-- Recorded data --
════════════════
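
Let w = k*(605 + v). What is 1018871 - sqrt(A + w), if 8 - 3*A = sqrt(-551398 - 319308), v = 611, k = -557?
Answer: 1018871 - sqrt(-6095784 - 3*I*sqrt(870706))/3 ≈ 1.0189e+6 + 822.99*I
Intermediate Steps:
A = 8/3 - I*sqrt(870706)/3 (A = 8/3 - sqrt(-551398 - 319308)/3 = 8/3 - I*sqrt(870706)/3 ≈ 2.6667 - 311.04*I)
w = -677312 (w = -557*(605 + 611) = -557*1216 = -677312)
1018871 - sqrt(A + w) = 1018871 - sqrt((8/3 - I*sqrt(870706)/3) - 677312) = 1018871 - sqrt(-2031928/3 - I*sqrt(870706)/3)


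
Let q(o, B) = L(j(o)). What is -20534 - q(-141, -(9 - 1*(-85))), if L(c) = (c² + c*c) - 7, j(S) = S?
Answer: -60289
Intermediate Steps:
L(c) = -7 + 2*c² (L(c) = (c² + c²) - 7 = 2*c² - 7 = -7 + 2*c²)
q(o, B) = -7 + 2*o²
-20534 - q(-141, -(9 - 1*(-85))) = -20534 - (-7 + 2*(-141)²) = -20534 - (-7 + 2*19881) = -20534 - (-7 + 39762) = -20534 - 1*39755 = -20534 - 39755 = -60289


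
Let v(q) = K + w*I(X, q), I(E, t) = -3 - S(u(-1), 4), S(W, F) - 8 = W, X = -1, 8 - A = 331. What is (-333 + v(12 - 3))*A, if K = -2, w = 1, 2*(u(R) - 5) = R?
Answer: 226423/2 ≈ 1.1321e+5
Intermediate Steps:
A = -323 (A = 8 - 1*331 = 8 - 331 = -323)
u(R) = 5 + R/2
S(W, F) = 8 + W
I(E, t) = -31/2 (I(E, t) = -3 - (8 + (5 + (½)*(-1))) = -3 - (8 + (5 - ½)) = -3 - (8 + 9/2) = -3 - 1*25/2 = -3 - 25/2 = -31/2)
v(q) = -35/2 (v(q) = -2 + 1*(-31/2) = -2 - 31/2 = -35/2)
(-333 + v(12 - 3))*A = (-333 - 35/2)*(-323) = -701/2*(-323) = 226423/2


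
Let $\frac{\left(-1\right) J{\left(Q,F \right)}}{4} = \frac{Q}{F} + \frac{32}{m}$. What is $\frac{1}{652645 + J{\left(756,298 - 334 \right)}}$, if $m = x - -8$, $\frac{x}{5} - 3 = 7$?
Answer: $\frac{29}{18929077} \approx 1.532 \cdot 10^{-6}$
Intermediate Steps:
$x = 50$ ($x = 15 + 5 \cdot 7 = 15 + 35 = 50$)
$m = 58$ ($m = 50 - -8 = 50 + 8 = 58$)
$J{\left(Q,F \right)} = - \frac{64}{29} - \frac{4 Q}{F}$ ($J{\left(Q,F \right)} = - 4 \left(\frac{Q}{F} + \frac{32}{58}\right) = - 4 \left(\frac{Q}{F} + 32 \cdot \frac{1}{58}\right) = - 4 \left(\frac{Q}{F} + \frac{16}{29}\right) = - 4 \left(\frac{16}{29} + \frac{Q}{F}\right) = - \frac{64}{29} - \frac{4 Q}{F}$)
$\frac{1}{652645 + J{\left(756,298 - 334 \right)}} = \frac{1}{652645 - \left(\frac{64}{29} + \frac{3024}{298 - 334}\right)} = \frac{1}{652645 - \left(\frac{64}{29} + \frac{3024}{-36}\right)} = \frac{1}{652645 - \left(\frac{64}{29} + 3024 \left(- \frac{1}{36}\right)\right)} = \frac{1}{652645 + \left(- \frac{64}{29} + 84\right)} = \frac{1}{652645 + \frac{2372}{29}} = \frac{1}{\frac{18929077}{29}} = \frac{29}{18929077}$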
════════════════
Copy each line in the entries above where the word "What" shows up.

-- Output below --
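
Let w = k*(605 + v). What is 1018871 - sqrt(A + w), if 8 - 3*A = sqrt(-551398 - 319308), v = 611, k = -557?
Let q(o, B) = L(j(o)). What is -20534 - q(-141, -(9 - 1*(-85))), if L(c) = (c² + c*c) - 7, j(S) = S?
Let v(q) = K + w*I(X, q), I(E, t) = -3 - S(u(-1), 4), S(W, F) - 8 = W, X = -1, 8 - A = 331. What is (-333 + v(12 - 3))*A, if K = -2, w = 1, 2*(u(R) - 5) = R?
Let $\frac{\left(-1\right) J{\left(Q,F \right)}}{4} = \frac{Q}{F} + \frac{32}{m}$. What is $\frac{1}{652645 + J{\left(756,298 - 334 \right)}}$, if $m = x - -8$, $\frac{x}{5} - 3 = 7$?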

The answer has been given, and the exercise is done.